◆ ACTIVITY: From the first line to the last, transcribe the material exactly.

--- START ---

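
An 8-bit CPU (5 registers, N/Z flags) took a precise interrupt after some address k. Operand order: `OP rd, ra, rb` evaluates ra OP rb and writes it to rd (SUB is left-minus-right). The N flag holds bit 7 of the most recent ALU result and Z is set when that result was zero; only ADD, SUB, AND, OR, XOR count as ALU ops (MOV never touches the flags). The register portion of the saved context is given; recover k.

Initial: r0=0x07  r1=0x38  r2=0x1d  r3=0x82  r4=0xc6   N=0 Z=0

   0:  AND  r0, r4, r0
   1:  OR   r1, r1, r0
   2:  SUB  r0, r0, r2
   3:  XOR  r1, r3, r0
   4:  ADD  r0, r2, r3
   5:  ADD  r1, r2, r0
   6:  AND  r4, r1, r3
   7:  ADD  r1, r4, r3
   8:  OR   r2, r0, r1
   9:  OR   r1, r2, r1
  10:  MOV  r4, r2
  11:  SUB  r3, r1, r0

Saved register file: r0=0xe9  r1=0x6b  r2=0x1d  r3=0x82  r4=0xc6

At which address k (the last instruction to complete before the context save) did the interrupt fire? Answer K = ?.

after  0: r0=0x06 r1=0x38 r2=0x1d r3=0x82 r4=0xc6  N=0 Z=0
after  1: r0=0x06 r1=0x3e r2=0x1d r3=0x82 r4=0xc6  N=0 Z=0
after  2: r0=0xe9 r1=0x3e r2=0x1d r3=0x82 r4=0xc6  N=1 Z=0
after  3: r0=0xe9 r1=0x6b r2=0x1d r3=0x82 r4=0xc6  N=0 Z=0
-- IRQ taken; context saved, return-PC = 4 --

K = 3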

--- END ---

◆ RESPONSE:
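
An 8-bit CPU (5 registers, N/Z flags) took a precise interrupt after some address k. Operand order: `OP rd, ra, rb` evaluates ra OP rb and writes it to rd (SUB is left-minus-right). The N flag holds bit 7 of the most recent ALU result and Z is set when that result was zero; only ADD, SUB, AND, OR, XOR count as ALU ops (MOV never touches the flags). The register portion of the saved context is given; recover k.

Initial: r0=0x07  r1=0x38  r2=0x1d  r3=0x82  r4=0xc6   N=0 Z=0

   0:  AND  r0, r4, r0
   1:  OR   r1, r1, r0
   2:  SUB  r0, r0, r2
   3:  XOR  r1, r3, r0
   4:  ADD  r0, r2, r3
   5:  ADD  r1, r2, r0
   6:  AND  r4, r1, r3
   7:  ADD  r1, r4, r3
   8:  OR   r2, r0, r1
   9:  OR   r1, r2, r1
  10:  MOV  r4, r2
  11:  SUB  r3, r1, r0

Saved register file: r0=0xe9  r1=0x6b  r2=0x1d  r3=0x82  r4=0xc6

At which address k (the last instruction to complete before the context save) did the interrupt fire? Answer K = ?.

after  0: r0=0x06 r1=0x38 r2=0x1d r3=0x82 r4=0xc6  N=0 Z=0
after  1: r0=0x06 r1=0x3e r2=0x1d r3=0x82 r4=0xc6  N=0 Z=0
after  2: r0=0xe9 r1=0x3e r2=0x1d r3=0x82 r4=0xc6  N=1 Z=0
after  3: r0=0xe9 r1=0x6b r2=0x1d r3=0x82 r4=0xc6  N=0 Z=0
-- IRQ taken; context saved, return-PC = 4 --

K = 3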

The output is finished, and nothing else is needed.